▶ _What to work on_
From the line containing "Its minimum is -12 (at index 6)." through the last line of the entries, set down every line exactly and add nothing.

[Collected data]

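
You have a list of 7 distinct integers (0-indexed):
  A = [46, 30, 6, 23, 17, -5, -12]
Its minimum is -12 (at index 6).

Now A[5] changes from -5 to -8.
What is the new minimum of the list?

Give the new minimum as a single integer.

Answer: -12

Derivation:
Old min = -12 (at index 6)
Change: A[5] -5 -> -8
Changed element was NOT the old min.
  New min = min(old_min, new_val) = min(-12, -8) = -12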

▶ _Your response_
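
Its minimum is -12 (at index 6).

Now A[5] changes from -5 to -8.
What is the new minimum of the list?

Give the new minimum as a single integer.

Answer: -12

Derivation:
Old min = -12 (at index 6)
Change: A[5] -5 -> -8
Changed element was NOT the old min.
  New min = min(old_min, new_val) = min(-12, -8) = -12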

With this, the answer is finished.